**Activity:**
Give again, exactly as written, each line of the material below starting at the line that contains "f(η) = (9*η**2/10" and ending at the line that contains "c2*η/(1 + ...))); coefficients are 0-indexed.". Both ends count, and no other line does.

**Exercise inputs:**
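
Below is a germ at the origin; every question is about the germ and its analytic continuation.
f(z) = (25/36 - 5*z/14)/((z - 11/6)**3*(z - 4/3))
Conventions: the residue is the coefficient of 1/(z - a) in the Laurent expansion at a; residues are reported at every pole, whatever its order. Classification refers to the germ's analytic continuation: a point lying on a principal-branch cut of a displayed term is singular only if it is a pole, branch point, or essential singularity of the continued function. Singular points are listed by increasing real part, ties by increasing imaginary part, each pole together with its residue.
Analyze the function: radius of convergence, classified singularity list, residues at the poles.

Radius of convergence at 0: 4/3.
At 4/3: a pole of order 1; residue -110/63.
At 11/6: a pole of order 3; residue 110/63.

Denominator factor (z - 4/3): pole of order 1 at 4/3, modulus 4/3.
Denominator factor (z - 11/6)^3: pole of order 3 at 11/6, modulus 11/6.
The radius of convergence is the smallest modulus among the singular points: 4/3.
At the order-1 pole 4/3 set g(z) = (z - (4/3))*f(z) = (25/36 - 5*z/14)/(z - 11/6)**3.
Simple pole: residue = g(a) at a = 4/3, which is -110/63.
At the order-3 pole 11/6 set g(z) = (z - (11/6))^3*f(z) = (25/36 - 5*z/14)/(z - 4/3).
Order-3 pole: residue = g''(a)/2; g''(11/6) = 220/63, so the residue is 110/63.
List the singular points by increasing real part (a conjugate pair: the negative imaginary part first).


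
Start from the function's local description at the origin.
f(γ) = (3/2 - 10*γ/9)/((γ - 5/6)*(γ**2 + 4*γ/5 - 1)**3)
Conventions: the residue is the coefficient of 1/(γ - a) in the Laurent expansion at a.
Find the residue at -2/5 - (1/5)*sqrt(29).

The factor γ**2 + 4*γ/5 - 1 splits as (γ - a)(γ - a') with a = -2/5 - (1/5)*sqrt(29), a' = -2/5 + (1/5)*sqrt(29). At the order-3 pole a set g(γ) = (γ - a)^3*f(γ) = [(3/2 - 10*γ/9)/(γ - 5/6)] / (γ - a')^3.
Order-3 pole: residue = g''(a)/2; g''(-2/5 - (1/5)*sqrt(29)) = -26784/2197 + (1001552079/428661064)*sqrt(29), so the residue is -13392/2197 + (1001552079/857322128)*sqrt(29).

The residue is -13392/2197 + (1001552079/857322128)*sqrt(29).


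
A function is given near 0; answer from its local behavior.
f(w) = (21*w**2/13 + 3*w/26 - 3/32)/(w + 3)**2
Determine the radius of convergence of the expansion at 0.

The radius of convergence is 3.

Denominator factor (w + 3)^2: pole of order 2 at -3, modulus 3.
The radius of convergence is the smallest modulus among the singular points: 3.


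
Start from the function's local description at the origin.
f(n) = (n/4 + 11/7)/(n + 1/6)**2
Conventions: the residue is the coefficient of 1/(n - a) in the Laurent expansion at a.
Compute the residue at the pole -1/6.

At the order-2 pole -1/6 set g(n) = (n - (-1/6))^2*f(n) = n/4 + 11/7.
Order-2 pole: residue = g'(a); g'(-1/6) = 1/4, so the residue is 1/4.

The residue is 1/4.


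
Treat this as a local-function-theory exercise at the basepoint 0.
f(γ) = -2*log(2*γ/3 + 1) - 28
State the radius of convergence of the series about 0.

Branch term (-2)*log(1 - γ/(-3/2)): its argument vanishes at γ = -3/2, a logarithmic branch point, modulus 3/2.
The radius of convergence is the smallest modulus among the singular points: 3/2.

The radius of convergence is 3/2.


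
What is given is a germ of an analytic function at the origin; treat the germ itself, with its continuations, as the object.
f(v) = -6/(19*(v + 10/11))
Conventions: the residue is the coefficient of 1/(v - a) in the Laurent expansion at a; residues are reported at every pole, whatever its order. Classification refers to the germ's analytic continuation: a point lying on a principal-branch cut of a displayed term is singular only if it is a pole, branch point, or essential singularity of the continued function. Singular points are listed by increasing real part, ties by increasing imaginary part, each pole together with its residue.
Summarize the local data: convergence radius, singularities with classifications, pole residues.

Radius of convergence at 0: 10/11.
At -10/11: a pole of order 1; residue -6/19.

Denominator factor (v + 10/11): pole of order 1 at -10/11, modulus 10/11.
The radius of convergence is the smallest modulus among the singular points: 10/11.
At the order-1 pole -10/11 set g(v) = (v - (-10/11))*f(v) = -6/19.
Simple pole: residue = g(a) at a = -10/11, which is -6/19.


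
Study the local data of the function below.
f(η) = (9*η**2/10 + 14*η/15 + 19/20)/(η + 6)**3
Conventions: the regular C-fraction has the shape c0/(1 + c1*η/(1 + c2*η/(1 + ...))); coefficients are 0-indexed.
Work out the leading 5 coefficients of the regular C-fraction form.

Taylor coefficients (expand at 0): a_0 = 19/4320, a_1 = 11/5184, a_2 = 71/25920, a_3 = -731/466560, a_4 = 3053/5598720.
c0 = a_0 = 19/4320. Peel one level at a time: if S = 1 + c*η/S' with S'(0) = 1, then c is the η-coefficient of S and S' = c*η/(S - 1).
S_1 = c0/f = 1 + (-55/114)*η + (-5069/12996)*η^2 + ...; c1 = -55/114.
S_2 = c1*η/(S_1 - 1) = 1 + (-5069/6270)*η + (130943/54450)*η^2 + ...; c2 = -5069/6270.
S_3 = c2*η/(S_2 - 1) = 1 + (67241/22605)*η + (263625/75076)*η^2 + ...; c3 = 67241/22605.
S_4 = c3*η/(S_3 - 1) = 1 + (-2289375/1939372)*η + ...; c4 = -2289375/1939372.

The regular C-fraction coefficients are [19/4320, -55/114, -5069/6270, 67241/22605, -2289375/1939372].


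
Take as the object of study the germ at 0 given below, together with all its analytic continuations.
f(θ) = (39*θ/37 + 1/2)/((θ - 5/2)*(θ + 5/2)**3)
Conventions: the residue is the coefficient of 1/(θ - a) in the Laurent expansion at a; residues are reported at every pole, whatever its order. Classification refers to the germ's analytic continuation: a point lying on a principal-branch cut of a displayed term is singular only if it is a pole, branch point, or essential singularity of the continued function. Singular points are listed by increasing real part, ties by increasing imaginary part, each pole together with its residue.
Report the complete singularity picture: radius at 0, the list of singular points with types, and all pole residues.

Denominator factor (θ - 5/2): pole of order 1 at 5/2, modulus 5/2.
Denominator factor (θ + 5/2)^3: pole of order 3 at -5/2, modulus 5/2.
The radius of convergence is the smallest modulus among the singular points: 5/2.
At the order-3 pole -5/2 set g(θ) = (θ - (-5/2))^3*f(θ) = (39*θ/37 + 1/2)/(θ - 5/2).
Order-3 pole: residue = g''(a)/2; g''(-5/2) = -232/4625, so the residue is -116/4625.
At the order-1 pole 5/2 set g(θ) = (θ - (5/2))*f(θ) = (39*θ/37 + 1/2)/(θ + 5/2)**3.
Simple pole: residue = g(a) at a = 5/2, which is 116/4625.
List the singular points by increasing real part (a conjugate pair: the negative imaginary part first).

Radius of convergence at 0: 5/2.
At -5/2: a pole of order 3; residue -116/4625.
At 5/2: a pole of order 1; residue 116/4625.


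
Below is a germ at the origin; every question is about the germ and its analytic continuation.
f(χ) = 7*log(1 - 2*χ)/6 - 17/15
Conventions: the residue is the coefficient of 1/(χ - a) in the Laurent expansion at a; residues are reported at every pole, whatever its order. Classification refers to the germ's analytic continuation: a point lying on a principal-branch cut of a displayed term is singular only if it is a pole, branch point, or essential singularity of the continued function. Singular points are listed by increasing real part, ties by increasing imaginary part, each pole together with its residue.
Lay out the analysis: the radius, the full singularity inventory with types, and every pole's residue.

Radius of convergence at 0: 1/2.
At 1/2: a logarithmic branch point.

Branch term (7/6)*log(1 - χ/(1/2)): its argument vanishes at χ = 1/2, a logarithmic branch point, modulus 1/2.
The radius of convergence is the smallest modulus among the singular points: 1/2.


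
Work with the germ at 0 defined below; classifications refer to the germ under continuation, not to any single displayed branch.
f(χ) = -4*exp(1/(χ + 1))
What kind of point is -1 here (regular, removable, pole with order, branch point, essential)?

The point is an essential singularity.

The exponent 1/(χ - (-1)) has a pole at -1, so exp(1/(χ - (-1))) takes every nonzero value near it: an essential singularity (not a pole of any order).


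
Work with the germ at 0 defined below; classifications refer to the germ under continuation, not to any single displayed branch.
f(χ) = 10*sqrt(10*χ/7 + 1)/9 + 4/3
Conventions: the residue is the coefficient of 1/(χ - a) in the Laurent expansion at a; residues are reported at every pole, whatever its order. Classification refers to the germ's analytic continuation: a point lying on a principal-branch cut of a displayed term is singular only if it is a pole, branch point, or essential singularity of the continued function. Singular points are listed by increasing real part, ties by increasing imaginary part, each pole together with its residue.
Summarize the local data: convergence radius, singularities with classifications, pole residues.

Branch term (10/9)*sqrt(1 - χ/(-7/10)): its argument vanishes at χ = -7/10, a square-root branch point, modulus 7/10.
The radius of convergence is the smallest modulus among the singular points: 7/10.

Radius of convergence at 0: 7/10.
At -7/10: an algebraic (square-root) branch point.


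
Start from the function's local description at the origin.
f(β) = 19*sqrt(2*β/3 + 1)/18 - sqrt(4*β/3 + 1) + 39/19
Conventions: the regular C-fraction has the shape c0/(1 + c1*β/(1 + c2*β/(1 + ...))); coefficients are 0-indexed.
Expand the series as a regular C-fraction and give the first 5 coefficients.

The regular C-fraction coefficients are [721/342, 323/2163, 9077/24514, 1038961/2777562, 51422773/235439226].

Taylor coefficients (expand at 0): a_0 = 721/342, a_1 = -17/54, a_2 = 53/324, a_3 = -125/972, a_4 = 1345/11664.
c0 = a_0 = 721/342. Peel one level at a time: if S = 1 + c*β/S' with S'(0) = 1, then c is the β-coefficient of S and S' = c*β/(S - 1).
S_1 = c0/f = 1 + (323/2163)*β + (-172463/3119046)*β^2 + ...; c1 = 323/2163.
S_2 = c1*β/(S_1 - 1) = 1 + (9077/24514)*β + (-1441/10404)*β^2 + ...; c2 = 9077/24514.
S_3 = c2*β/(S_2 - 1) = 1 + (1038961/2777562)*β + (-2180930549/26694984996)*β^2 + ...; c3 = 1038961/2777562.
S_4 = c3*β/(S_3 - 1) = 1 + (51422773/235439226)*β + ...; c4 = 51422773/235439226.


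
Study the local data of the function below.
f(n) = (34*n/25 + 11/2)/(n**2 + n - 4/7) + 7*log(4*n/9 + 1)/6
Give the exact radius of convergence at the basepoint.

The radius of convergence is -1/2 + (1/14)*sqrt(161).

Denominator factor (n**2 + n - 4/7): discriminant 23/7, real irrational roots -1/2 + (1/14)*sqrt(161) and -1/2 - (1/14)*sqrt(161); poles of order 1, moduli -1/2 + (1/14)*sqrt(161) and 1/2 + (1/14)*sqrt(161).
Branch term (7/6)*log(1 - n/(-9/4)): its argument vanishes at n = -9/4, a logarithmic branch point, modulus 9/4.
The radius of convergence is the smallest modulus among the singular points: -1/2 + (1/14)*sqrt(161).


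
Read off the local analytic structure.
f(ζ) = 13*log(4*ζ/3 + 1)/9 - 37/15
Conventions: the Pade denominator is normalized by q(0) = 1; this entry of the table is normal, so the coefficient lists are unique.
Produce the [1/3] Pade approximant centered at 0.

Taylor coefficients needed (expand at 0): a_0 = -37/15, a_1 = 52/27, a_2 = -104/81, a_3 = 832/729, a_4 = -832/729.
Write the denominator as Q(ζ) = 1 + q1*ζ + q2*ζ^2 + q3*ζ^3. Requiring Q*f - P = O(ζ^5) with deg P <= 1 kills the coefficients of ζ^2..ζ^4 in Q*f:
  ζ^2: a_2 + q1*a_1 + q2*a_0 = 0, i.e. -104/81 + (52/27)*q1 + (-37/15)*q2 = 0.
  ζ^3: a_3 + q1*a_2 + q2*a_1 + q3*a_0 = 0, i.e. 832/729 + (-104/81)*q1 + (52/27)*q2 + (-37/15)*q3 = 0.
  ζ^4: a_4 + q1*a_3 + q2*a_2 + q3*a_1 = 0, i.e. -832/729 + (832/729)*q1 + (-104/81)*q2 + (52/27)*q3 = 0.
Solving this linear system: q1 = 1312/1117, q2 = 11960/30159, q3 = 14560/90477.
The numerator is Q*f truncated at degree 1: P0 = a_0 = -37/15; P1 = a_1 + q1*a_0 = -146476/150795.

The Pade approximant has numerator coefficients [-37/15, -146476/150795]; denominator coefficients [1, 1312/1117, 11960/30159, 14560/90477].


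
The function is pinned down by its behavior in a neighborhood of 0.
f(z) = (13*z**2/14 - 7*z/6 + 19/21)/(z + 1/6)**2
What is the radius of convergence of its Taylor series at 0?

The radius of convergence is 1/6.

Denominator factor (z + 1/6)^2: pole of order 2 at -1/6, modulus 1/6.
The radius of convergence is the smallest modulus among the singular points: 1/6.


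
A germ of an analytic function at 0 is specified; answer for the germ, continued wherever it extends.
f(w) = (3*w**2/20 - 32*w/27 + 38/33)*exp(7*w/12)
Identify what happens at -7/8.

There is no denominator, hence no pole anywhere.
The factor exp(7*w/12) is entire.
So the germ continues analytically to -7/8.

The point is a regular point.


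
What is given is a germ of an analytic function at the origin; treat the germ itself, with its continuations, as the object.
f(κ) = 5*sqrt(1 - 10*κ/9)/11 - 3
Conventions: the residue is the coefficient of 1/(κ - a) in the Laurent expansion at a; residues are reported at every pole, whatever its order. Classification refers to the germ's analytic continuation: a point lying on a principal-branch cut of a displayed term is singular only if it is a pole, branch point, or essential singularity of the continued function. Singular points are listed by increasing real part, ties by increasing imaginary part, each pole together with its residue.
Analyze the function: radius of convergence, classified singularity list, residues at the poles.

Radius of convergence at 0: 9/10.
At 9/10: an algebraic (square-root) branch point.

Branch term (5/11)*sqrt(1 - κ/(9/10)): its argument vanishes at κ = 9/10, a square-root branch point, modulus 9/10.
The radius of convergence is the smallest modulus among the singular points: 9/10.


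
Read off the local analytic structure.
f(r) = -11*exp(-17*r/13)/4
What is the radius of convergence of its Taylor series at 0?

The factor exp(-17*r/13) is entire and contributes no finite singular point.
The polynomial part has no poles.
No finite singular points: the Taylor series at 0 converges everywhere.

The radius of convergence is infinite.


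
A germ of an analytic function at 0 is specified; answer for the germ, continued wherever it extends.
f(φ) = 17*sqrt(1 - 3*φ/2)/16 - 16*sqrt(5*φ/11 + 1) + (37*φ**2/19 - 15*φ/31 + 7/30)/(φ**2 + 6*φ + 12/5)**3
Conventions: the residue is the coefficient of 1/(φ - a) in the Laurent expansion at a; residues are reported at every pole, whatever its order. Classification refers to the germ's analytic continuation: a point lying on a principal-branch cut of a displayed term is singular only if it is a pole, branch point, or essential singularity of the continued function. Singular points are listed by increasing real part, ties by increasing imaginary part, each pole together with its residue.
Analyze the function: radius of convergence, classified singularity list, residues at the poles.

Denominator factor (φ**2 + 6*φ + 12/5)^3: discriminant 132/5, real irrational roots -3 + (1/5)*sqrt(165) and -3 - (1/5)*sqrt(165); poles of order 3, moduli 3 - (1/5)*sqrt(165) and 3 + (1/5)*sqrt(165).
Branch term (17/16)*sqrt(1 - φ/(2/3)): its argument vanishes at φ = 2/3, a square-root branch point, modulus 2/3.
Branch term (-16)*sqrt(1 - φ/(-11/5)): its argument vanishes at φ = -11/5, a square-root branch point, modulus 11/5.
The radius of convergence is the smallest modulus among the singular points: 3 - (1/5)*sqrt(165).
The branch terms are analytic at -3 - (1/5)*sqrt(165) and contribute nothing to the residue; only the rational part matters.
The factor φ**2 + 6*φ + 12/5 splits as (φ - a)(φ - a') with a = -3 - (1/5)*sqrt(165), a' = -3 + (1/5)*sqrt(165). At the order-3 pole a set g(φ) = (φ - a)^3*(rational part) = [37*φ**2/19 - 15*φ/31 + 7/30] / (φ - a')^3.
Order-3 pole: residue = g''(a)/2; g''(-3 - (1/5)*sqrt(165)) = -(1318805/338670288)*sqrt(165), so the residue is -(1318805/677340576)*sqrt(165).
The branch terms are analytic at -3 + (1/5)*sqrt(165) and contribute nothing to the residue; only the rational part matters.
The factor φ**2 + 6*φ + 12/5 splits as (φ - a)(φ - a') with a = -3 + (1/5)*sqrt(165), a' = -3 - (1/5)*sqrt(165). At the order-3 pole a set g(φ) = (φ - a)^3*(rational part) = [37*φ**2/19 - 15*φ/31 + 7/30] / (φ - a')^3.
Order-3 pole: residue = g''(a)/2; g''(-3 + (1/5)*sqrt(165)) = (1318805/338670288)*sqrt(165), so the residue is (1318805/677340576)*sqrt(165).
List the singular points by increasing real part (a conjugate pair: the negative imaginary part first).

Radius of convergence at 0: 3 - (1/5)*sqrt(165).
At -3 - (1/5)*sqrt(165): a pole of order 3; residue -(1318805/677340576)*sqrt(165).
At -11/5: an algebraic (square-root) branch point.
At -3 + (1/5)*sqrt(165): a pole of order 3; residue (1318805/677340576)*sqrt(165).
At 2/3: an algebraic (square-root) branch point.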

**Task output:**
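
f(η) = (9*η**2/10 + 14*η/15 + 19/20)/(η + 6)**3
Conventions: the regular C-fraction has the shape c0/(1 + c1*η/(1 + c2*η/(1 + ...))); coefficients are 0-indexed.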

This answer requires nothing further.